Collected data
⟨

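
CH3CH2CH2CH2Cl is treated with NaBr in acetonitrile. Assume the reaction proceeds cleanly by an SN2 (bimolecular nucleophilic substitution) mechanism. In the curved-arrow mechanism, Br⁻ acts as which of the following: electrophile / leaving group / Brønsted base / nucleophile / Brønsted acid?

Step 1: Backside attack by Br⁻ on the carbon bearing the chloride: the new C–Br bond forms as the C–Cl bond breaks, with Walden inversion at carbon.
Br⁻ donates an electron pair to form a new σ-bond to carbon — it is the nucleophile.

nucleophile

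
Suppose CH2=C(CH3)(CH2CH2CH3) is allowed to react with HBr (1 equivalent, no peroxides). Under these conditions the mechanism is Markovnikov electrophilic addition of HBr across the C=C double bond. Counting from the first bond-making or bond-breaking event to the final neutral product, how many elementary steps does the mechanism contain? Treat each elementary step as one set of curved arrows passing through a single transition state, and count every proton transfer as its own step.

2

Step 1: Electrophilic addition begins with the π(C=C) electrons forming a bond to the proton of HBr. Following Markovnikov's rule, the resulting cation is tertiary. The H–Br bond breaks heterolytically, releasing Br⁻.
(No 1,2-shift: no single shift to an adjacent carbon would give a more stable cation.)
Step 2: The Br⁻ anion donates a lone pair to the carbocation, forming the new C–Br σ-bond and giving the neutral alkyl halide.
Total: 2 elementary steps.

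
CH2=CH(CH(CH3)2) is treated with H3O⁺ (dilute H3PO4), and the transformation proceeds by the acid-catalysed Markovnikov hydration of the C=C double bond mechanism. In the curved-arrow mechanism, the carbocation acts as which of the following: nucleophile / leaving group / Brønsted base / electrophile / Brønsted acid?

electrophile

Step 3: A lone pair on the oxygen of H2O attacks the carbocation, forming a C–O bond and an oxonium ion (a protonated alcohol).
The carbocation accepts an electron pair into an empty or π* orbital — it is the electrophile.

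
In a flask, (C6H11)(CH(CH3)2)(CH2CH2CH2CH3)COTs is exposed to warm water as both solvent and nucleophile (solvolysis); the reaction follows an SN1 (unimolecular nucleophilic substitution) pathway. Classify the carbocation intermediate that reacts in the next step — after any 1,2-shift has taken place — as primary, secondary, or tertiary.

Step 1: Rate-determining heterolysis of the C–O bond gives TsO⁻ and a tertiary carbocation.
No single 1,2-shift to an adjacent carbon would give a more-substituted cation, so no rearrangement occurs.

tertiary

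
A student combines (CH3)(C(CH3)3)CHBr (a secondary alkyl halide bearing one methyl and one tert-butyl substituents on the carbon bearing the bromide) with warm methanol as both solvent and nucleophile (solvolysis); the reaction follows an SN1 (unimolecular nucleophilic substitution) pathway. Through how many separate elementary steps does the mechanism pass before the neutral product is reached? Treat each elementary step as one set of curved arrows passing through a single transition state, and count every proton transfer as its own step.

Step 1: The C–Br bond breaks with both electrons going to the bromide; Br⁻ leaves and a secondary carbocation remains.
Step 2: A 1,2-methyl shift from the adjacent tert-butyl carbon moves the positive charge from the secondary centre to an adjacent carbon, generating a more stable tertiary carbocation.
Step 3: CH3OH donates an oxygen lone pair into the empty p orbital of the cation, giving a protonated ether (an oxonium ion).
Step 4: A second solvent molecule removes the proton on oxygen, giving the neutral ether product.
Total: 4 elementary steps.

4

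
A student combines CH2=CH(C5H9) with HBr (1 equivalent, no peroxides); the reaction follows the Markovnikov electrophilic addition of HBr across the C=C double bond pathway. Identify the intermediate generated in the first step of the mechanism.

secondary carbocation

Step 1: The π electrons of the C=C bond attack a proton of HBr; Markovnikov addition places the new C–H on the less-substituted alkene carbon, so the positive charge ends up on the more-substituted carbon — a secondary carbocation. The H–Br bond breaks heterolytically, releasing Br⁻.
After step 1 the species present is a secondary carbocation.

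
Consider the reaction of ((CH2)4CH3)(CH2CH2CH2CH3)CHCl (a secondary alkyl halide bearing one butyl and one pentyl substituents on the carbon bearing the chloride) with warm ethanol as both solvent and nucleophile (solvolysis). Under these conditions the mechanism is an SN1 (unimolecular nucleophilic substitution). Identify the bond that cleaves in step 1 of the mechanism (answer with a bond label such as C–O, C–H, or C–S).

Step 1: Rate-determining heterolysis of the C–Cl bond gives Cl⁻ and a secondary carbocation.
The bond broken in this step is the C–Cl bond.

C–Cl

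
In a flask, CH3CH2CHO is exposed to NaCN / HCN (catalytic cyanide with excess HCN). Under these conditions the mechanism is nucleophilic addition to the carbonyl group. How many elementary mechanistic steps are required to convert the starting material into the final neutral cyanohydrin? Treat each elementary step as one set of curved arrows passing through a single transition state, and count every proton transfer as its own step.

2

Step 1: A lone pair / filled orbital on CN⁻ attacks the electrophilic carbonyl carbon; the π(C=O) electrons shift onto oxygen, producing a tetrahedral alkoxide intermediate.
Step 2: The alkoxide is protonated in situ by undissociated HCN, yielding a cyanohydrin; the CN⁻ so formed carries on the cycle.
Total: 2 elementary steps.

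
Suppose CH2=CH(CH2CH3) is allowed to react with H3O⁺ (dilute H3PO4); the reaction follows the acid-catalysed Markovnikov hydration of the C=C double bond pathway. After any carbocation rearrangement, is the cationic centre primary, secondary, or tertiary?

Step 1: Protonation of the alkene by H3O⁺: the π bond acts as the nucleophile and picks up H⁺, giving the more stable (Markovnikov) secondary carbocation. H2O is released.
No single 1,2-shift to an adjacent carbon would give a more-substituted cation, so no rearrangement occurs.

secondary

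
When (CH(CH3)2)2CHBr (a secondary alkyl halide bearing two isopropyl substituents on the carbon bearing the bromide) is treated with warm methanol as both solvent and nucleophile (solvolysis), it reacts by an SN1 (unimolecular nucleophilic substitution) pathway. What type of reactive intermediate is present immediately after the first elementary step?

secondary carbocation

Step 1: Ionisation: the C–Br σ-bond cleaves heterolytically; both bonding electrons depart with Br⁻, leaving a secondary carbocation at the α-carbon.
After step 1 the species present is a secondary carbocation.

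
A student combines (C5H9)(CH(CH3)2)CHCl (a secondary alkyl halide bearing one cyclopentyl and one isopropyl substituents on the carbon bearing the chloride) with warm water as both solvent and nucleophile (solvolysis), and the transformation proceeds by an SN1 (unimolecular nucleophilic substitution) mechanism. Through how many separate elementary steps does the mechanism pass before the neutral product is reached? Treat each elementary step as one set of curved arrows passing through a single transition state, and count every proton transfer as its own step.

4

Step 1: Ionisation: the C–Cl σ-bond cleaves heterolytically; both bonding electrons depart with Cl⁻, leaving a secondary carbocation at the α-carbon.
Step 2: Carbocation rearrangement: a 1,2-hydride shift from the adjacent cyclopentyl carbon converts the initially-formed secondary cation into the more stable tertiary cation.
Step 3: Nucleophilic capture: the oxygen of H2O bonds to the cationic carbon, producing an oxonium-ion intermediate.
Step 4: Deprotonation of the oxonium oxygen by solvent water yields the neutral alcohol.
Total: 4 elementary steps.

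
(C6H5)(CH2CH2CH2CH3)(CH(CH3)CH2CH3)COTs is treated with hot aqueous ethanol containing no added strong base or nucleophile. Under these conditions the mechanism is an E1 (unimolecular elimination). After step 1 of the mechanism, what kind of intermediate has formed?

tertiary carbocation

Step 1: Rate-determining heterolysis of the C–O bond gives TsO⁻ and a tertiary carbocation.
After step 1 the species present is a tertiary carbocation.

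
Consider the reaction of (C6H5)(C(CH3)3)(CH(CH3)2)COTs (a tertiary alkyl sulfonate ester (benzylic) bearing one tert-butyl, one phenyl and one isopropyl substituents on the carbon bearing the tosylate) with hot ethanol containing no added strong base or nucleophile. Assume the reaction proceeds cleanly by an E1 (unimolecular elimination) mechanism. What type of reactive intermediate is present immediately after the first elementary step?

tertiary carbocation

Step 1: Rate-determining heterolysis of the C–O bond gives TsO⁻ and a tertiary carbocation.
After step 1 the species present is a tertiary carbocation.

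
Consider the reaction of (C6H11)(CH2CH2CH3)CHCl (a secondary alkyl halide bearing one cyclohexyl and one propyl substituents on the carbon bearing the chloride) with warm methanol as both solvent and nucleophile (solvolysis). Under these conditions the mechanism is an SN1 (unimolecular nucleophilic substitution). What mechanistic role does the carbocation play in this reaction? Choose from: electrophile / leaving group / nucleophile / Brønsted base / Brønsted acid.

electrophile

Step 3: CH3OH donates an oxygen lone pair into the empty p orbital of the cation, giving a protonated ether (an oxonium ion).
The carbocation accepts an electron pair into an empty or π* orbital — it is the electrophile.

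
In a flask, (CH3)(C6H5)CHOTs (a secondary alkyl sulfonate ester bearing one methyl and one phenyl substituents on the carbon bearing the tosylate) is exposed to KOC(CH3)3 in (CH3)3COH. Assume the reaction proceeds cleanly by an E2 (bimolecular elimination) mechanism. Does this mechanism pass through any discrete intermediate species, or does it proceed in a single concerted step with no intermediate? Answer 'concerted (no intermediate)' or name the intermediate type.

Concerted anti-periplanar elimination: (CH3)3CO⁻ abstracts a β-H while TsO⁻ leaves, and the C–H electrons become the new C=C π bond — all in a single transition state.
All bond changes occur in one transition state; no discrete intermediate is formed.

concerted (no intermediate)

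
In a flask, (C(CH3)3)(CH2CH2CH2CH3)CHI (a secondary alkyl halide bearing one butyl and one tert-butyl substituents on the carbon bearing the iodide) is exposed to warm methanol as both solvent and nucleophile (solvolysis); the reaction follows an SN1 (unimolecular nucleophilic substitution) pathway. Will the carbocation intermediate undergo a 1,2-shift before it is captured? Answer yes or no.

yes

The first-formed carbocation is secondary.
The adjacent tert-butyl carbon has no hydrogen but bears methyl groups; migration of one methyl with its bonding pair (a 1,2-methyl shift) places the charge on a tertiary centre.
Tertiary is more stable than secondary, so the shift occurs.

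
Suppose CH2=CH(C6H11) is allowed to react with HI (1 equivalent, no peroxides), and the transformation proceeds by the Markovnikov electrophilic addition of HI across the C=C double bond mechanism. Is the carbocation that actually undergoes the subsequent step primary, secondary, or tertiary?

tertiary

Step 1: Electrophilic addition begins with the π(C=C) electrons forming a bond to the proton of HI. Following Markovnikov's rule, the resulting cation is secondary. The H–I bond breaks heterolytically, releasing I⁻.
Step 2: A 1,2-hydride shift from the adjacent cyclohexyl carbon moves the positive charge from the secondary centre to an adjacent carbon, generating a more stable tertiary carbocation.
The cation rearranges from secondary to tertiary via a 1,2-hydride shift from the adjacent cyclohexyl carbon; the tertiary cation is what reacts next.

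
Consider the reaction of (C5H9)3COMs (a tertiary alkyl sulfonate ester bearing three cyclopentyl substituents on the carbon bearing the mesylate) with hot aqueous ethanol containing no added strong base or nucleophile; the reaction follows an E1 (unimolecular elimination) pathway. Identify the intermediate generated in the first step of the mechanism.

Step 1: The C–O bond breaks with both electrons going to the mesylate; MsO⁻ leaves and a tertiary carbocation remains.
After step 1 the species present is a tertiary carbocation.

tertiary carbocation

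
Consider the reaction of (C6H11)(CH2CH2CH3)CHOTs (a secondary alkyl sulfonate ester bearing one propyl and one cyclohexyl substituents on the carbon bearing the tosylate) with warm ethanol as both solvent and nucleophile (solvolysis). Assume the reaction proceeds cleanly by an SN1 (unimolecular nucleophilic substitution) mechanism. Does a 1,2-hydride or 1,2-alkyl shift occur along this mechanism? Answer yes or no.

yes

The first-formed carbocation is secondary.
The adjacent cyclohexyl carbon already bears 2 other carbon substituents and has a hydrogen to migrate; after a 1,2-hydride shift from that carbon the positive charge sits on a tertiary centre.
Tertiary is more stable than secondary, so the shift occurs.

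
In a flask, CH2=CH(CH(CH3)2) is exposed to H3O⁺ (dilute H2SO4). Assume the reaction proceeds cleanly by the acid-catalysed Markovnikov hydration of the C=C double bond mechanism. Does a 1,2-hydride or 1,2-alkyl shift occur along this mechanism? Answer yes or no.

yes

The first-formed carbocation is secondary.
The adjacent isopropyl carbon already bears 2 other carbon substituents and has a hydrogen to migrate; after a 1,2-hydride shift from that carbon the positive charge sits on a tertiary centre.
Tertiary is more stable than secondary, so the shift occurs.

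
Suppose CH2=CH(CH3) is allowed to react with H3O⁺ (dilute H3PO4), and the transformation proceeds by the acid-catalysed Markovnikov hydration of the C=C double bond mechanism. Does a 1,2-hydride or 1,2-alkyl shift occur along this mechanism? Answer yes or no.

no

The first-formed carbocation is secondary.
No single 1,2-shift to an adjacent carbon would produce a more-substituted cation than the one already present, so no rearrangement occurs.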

⟩

**Exercise**: All lines from the one containing "Suppose CH2=CH(CH3) is" to the end of the records, both ends included, should be printed exactly and on their own.

**Solution to this exercise**:
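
Suppose CH2=CH(CH3) is allowed to react with H3O⁺ (dilute H3PO4), and the transformation proceeds by the acid-catalysed Markovnikov hydration of the C=C double bond mechanism. Does a 1,2-hydride or 1,2-alkyl shift occur along this mechanism? Answer yes or no.

no

The first-formed carbocation is secondary.
No single 1,2-shift to an adjacent carbon would produce a more-substituted cation than the one already present, so no rearrangement occurs.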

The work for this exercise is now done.